**Saved data entries**.
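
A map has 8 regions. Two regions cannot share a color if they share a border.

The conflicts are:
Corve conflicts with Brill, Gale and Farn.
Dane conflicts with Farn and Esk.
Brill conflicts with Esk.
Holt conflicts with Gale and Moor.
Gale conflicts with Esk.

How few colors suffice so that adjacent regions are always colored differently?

The cycle Dane-Esk-Gale-Corve-Farn-Dane has odd length 5, so it cannot be 2-colored; at least 3 colors are needed.
A valid assignment using 3 colors: Corve=2, Dane=1, Brill=1, Holt=2, Gale=1, Moor=1, Farn=3, Esk=2. Each listed conflict is separated.

3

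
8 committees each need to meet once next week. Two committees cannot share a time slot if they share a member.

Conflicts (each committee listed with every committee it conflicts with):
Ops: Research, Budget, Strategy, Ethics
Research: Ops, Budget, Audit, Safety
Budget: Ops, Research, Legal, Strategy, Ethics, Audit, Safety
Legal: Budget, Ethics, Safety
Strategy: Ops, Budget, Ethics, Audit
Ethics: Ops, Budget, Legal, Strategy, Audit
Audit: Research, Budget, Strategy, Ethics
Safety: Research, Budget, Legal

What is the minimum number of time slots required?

4

Budget, Strategy, Ethics, Audit pairwise conflict, so at least 4 time slots are needed.
4 time slots suffice: time slot 1 → {Budget}; time slot 2 → {Research, Ethics}; time slot 3 → {Ops, Audit, Safety}; time slot 4 → {Legal, Strategy}. Every pair that conflicts lands in different time slots.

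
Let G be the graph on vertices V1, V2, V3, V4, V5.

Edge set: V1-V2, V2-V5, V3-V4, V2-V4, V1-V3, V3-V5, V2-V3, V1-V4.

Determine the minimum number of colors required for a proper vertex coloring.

4

V1, V2, V3, V4 are mutually adjacent (a clique of size 4), so at least 4 colors are needed.
4 colors suffice: color red → {V2}; color blue → {V3}; color green → {V1, V5}; color yellow → {V4}. Each edge has distinct colors on its endpoints.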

**EXERCISE PROMPT**.
Go through the records and set every one down exactly.

**OUTPUT BELOW**.
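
A map has 8 regions. Two regions cannot share a color if they share a border.

The conflicts are:
Corve conflicts with Brill, Gale and Farn.
Dane conflicts with Farn and Esk.
Brill conflicts with Esk.
Holt conflicts with Gale and Moor.
Gale conflicts with Esk.

How few colors suffice so that adjacent regions are always colored differently?

The cycle Dane-Esk-Gale-Corve-Farn-Dane has odd length 5, so it cannot be 2-colored; at least 3 colors are needed.
A valid assignment using 3 colors: Corve=2, Dane=1, Brill=1, Holt=2, Gale=1, Moor=1, Farn=3, Esk=2. Each listed conflict is separated.

3

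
8 committees each need to meet once next week. Two committees cannot share a time slot if they share a member.

Conflicts (each committee listed with every committee it conflicts with):
Ops: Research, Budget, Strategy, Ethics
Research: Ops, Budget, Audit, Safety
Budget: Ops, Research, Legal, Strategy, Ethics, Audit, Safety
Legal: Budget, Ethics, Safety
Strategy: Ops, Budget, Ethics, Audit
Ethics: Ops, Budget, Legal, Strategy, Audit
Audit: Research, Budget, Strategy, Ethics
Safety: Research, Budget, Legal

What is the minimum number of time slots required?

4

Budget, Strategy, Ethics, Audit pairwise conflict, so at least 4 time slots are needed.
4 time slots suffice: time slot 1 → {Budget}; time slot 2 → {Research, Ethics}; time slot 3 → {Ops, Audit, Safety}; time slot 4 → {Legal, Strategy}. Every pair that conflicts lands in different time slots.

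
Let G be the graph on vertices V1, V2, V3, V4, V5.

Edge set: V1-V2, V2-V5, V3-V4, V2-V4, V1-V3, V3-V5, V2-V3, V1-V4.

Determine the minimum number of colors required for a proper vertex coloring.

4

V1, V2, V3, V4 are mutually adjacent (a clique of size 4), so at least 4 colors are needed.
4 colors suffice: color red → {V2}; color blue → {V3}; color green → {V1, V5}; color yellow → {V4}. Each edge has distinct colors on its endpoints.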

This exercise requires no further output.